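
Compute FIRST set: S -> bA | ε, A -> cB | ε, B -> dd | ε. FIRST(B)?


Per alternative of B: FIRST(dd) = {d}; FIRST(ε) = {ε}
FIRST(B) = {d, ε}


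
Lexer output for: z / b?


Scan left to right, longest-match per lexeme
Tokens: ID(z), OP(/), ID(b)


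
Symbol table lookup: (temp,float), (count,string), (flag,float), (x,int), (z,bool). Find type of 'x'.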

==

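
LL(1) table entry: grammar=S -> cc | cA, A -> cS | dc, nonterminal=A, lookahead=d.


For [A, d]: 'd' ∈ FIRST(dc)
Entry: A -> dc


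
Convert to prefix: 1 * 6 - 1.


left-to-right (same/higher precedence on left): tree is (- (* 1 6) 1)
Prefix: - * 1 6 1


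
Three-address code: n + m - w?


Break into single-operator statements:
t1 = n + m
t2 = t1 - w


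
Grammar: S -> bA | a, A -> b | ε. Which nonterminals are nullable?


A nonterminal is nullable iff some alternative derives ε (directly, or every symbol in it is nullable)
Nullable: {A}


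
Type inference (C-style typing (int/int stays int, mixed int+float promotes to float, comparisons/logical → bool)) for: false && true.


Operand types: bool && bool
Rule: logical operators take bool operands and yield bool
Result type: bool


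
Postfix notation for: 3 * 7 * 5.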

* * *

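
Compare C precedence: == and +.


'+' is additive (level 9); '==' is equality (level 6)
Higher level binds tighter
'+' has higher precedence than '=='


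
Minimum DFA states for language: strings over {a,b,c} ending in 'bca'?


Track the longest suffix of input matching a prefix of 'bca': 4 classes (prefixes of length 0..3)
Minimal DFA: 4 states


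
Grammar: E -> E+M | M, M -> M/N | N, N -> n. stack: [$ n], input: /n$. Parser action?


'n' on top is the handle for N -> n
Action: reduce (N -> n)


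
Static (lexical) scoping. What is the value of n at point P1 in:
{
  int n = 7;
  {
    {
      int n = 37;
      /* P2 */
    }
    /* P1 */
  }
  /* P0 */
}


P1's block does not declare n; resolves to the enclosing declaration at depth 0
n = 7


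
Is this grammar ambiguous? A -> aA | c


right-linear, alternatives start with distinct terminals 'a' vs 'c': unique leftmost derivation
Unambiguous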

Exercise instructions:
Copy the records above exactly, beginning at the line that contains "Compute FIRST set: S" and stopping after the line that contains "type of 'x'.".

Result for this task:
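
Compute FIRST set: S -> bA | ε, A -> cB | ε, B -> dd | ε. FIRST(B)?


Per alternative of B: FIRST(dd) = {d}; FIRST(ε) = {ε}
FIRST(B) = {d, ε}


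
Lexer output for: z / b?


Scan left to right, longest-match per lexeme
Tokens: ID(z), OP(/), ID(b)


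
Symbol table lookup: (temp,float), (count,string), (flag,float), (x,int), (z,bool). Find type of 'x'.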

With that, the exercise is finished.